- WORK TO BE COMPLETED -
Instruction for the entries that follow: retype exactly the lines from the line with "Consider a 8-wide by 5-tall" to the line with "No depth test: each", both included, and omit all others.

Source data

- - -

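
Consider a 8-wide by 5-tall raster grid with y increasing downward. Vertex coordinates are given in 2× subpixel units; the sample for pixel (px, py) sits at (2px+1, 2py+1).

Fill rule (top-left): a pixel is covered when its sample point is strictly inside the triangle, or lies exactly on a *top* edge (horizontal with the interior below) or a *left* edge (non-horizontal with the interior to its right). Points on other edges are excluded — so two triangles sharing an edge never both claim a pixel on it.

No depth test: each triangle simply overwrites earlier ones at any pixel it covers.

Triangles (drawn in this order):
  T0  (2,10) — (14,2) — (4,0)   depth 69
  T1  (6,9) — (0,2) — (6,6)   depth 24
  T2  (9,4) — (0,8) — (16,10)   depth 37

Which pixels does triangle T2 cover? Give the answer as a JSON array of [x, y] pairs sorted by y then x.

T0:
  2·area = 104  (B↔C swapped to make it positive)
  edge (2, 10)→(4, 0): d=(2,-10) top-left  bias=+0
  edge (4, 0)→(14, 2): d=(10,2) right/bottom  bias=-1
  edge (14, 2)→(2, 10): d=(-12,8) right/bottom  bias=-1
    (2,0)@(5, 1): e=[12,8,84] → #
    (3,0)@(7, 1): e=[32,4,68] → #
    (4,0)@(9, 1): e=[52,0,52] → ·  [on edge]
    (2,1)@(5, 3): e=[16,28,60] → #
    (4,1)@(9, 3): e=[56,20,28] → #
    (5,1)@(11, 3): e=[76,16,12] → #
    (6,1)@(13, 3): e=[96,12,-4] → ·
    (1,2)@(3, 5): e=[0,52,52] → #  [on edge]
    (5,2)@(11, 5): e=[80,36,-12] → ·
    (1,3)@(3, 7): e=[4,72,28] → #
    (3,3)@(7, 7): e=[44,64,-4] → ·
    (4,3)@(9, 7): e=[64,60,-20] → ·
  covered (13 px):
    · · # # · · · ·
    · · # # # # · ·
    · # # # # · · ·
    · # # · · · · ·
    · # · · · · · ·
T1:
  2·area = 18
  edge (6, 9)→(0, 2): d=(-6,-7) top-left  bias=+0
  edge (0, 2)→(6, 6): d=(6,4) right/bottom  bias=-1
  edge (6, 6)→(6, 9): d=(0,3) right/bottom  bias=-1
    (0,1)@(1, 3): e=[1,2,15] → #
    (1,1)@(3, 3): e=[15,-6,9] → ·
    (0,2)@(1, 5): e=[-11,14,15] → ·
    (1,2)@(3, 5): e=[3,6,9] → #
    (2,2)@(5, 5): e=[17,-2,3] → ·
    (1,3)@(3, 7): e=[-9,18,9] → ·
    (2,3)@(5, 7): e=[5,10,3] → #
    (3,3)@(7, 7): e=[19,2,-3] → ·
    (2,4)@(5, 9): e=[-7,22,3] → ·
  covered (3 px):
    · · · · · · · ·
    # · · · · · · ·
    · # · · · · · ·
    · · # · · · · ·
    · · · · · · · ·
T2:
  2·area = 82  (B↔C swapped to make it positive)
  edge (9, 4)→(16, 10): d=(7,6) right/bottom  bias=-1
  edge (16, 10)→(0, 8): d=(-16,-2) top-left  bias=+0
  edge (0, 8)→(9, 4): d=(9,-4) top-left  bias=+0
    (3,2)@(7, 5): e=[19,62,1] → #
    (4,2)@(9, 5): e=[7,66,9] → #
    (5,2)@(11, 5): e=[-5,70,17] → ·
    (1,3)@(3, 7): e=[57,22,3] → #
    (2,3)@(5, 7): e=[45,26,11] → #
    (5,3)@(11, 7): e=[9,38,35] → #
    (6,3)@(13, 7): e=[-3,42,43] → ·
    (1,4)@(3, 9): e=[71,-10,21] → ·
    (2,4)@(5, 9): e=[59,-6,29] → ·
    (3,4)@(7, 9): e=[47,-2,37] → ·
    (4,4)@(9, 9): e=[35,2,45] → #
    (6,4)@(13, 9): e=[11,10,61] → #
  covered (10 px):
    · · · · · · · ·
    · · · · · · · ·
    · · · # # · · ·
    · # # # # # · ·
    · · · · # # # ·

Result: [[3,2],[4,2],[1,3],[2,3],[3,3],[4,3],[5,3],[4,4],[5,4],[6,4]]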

- - -

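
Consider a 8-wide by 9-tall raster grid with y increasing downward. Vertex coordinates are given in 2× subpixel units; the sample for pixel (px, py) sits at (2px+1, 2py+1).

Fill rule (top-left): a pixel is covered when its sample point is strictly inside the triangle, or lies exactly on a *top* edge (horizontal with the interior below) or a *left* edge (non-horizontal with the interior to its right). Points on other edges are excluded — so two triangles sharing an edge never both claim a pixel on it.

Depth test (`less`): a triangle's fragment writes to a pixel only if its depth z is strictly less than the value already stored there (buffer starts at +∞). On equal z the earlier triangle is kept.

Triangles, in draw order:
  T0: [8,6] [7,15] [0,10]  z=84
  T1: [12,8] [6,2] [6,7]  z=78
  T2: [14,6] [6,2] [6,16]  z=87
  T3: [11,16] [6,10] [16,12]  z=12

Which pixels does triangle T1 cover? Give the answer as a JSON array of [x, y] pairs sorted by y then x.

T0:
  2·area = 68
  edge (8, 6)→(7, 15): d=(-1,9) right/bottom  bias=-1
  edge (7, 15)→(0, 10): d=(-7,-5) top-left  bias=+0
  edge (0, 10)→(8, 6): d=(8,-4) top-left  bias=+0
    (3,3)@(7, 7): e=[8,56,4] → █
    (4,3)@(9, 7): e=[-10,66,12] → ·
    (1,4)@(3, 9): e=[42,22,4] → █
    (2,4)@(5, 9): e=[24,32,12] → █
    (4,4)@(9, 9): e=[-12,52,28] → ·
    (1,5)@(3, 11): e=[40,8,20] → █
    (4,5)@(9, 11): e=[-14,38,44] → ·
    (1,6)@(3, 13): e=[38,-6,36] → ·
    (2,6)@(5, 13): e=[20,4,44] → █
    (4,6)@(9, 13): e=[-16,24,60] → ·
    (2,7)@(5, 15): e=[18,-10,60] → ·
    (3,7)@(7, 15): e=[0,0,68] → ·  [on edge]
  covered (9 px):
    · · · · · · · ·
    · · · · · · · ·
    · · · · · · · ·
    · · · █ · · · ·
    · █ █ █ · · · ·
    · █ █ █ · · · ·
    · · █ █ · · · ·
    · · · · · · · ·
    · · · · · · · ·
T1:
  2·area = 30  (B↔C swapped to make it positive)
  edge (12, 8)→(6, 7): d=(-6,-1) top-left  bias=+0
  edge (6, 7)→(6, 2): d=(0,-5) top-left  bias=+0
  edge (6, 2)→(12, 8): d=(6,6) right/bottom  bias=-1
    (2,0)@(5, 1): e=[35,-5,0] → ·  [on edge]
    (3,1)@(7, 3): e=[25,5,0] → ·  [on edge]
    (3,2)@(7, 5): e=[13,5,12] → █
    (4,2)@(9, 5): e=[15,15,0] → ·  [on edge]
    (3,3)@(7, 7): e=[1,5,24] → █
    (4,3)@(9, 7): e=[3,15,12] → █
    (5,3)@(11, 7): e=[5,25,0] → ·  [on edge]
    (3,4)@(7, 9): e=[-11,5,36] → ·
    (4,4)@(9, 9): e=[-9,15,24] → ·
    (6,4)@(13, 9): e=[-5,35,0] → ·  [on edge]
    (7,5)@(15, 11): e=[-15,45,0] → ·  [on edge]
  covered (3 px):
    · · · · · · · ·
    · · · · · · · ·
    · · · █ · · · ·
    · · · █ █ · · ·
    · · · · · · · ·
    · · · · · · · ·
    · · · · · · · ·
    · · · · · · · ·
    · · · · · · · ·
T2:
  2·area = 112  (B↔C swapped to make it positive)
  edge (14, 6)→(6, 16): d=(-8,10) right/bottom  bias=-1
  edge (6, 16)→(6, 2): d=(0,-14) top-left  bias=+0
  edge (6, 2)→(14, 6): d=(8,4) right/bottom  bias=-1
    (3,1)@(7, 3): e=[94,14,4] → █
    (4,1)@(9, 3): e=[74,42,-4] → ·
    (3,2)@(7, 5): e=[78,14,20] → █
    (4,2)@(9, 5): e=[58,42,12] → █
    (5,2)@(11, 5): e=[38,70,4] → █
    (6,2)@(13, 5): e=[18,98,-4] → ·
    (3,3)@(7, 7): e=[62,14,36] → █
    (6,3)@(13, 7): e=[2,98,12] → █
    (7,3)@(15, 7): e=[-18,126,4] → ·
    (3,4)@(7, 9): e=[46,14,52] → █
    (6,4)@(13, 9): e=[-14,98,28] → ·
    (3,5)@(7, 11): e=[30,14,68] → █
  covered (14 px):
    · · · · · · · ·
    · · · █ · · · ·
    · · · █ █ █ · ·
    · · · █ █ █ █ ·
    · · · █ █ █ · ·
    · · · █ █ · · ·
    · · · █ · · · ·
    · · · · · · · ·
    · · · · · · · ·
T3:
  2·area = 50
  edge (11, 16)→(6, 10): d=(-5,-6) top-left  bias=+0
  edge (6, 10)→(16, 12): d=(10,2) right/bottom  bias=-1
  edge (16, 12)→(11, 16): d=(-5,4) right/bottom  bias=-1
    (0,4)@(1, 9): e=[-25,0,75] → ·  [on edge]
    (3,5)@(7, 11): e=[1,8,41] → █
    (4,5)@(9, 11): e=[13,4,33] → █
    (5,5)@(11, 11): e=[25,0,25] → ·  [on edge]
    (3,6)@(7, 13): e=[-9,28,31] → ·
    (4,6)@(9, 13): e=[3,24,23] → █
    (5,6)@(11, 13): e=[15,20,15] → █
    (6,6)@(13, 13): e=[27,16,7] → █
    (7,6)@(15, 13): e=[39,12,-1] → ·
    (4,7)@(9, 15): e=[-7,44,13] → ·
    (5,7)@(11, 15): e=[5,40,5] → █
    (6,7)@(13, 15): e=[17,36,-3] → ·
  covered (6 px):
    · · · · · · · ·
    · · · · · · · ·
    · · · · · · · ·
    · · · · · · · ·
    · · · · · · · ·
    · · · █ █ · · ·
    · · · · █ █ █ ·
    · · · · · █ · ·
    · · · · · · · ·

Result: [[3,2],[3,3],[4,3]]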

- - -

- RESPONSE -
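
Consider a 8-wide by 5-tall raster grid with y increasing downward. Vertex coordinates are given in 2× subpixel units; the sample for pixel (px, py) sits at (2px+1, 2py+1).

Fill rule (top-left): a pixel is covered when its sample point is strictly inside the triangle, or lies exactly on a *top* edge (horizontal with the interior below) or a *left* edge (non-horizontal with the interior to its right). Points on other edges are excluded — so two triangles sharing an edge never both claim a pixel on it.

No depth test: each triangle simply overwrites earlier ones at any pixel it covers.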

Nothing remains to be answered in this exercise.